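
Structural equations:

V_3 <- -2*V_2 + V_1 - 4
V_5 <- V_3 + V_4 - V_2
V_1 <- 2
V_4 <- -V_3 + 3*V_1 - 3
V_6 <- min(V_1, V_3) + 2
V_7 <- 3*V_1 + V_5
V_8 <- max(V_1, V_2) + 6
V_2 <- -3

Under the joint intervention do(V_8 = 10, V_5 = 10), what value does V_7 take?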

» Problem details
Write out the material above exactly and in full.

» Written answer
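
Structural equations:

V_3 <- -2*V_2 + V_1 - 4
V_5 <- V_3 + V_4 - V_2
V_1 <- 2
V_4 <- -V_3 + 3*V_1 - 3
V_6 <- min(V_1, V_3) + 2
V_7 <- 3*V_1 + V_5
V_8 <- max(V_1, V_2) + 6
V_2 <- -3

Under the joint intervention do(V_8 = 10, V_5 = 10), what value does V_7 take?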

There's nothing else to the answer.